Identify every line in the records below that contains the word "must", and reproduce each one.

──────── DATA SECTION

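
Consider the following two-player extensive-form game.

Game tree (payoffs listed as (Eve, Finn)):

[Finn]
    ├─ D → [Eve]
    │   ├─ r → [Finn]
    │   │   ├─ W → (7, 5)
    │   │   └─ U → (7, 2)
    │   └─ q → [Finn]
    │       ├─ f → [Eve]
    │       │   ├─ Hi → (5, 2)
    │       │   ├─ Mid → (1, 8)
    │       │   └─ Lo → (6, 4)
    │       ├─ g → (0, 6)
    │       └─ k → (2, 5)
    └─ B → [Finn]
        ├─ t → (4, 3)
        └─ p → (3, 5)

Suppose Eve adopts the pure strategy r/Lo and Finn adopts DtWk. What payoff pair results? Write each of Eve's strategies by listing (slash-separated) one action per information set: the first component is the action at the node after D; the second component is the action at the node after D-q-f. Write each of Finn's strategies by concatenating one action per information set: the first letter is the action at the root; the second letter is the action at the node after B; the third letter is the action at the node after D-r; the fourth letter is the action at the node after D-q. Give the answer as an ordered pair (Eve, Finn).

Trace the play path from the root:
  Finn plays D
  Eve plays r at [D]
  Finn plays W at [D-r]
→ terminal payoff (7, 5).
(Eve's choice at the node after D-q-f is never reached on this path, so it doesn't affect the outcome.)

(7, 5)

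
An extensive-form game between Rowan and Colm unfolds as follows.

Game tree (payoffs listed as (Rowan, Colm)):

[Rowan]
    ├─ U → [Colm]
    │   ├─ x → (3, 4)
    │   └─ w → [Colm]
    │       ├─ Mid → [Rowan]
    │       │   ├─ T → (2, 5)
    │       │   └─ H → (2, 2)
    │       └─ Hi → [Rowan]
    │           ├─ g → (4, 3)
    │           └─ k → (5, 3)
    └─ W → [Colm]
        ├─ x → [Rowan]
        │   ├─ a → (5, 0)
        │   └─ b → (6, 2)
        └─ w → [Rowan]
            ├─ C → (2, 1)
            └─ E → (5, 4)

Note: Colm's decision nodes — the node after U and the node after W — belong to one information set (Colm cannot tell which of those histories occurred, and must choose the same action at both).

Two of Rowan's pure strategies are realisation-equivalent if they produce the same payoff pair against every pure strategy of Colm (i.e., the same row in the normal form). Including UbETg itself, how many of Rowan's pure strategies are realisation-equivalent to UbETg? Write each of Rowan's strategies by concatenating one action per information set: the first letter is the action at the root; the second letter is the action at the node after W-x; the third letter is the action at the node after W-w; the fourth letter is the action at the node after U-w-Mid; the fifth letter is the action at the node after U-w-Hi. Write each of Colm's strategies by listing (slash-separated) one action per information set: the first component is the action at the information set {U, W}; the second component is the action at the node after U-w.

Row for UbETg (columns x/Mid, x/Hi, w/Mid, w/Hi): (3,4) (3,4) (2,5) (4,3).
Under UbETg, Rowan's choice at the node after W-x and at the node after W-w can never be reached regardless of what Colm does, so varying those choices leaves every outcome unchanged.
Holding the reachable choices fixed and varying the unreachable ones freely already gives 2 × 2 = 4 equivalent strategies.
No other strategy reproduces this row, so those 4 are the full class: UaCTg, UaETg, UbCTg, UbETg.

4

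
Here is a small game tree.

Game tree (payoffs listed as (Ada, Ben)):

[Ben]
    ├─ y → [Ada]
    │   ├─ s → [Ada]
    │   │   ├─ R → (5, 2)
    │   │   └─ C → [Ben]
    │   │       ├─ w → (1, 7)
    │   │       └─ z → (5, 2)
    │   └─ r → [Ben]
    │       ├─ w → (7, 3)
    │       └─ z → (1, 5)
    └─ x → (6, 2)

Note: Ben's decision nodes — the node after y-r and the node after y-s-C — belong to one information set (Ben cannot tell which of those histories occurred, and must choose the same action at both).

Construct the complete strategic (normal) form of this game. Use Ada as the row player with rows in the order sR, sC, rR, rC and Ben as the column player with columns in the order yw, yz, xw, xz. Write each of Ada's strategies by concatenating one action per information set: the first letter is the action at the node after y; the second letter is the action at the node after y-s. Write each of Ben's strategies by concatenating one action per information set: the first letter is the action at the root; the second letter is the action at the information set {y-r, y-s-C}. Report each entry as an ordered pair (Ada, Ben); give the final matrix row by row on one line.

sR: (5,2) (5,2) (6,2) (6,2) | sC: (1,7) (5,2) (6,2) (6,2) | rR: (7,3) (1,5) (6,2) (6,2) | rC: (7,3) (1,5) (6,2) (6,2)

Row sR: yw→(5,2), yz→(5,2), xw→(6,2), xz→(6,2)
Row sC: yw→(1,7), yz→(5,2), xw→(6,2), xz→(6,2)
Row rR: yw→(7,3), yz→(1,5), xw→(6,2), xz→(6,2)
Row rC: yw→(7,3), yz→(1,5), xw→(6,2), xz→(6,2)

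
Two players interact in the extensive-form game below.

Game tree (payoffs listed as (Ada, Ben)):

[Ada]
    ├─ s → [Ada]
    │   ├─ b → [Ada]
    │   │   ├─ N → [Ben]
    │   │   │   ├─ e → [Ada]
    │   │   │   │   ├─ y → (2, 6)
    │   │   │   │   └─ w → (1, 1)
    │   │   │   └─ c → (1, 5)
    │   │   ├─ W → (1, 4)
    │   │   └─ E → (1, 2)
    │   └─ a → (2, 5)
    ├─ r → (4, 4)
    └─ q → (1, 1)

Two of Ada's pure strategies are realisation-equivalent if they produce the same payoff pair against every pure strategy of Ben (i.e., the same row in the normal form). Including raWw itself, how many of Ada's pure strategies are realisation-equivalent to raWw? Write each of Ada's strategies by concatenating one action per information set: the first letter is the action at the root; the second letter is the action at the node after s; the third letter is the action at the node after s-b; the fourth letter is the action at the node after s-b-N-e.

Row for raWw (columns e, c): (4,4) (4,4).
Under raWw, Ada's choice at the node after s and at the node after s-b and at the node after s-b-N-e can never be reached regardless of what Ben does, so varying those choices leaves every outcome unchanged.
Holding the reachable choices fixed and varying the unreachable ones freely already gives 2 × 3 × 2 = 12 equivalent strategies.
No other strategy reproduces this row, so those 12 are the full class: rbNy, rbNw, rbWy, rbWw, rbEy, rbEw, raNy, raNw, raWy, raWw, raEy, raEw.

12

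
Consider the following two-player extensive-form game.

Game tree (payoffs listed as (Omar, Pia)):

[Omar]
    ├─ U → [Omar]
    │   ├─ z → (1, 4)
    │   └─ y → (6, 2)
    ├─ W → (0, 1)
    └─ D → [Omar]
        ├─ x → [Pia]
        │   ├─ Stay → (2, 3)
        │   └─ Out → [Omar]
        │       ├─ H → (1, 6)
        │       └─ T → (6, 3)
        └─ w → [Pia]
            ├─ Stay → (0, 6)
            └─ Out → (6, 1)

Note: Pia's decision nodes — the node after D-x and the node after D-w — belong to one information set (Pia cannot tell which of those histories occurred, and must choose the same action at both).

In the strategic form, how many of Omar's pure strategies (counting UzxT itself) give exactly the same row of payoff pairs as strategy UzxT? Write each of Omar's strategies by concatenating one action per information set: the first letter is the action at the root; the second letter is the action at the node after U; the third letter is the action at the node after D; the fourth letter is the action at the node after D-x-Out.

Row for UzxT (columns Stay, Out): (1,4) (1,4).
Under UzxT, Omar's choice at the node after D and at the node after D-x-Out can never be reached regardless of what Pia does, so varying those choices leaves every outcome unchanged.
Holding the reachable choices fixed and varying the unreachable ones freely already gives 2 × 2 = 4 equivalent strategies.
No other strategy reproduces this row, so those 4 are the full class: UzxH, UzxT, UzwH, UzwT.

4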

────────────────

◆ COMPLETED EXERCISE:
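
Note: Colm's decision nodes — the node after U and the node after W — belong to one information set (Colm cannot tell which of those histories occurred, and must choose the same action at both).
Note: Ben's decision nodes — the node after y-r and the node after y-s-C — belong to one information set (Ben cannot tell which of those histories occurred, and must choose the same action at both).
Note: Pia's decision nodes — the node after D-x and the node after D-w — belong to one information set (Pia cannot tell which of those histories occurred, and must choose the same action at both).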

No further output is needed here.